**Prompt**: Looking at the entries, how many lines hold the word "unit"? State the number by itself.

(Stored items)
-- Opening Marker --

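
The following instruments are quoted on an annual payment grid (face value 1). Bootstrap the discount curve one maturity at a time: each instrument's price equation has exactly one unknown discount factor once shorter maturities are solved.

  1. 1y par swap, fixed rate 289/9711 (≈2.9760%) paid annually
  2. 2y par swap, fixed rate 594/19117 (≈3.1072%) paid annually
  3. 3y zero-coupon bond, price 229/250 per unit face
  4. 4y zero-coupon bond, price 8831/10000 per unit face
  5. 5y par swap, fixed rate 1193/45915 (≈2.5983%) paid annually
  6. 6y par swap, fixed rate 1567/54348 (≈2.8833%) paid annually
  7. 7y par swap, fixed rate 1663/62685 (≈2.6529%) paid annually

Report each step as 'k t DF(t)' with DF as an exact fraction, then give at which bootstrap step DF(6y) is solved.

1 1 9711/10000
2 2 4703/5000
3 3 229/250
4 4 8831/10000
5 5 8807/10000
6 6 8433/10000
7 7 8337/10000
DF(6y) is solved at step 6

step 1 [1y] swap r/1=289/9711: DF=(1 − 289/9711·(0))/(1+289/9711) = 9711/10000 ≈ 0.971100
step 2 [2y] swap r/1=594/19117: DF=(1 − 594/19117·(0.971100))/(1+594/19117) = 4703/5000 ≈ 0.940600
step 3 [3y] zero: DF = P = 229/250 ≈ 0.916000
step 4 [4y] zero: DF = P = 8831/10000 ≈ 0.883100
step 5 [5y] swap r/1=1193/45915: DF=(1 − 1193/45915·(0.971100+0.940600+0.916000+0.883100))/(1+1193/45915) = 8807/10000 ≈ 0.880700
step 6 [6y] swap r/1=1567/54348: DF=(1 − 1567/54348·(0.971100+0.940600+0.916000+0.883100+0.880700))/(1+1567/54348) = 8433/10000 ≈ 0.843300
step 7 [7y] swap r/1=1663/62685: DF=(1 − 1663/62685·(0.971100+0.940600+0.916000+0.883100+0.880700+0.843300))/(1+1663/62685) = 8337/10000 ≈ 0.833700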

-- Closing Marker --

**Output**: 2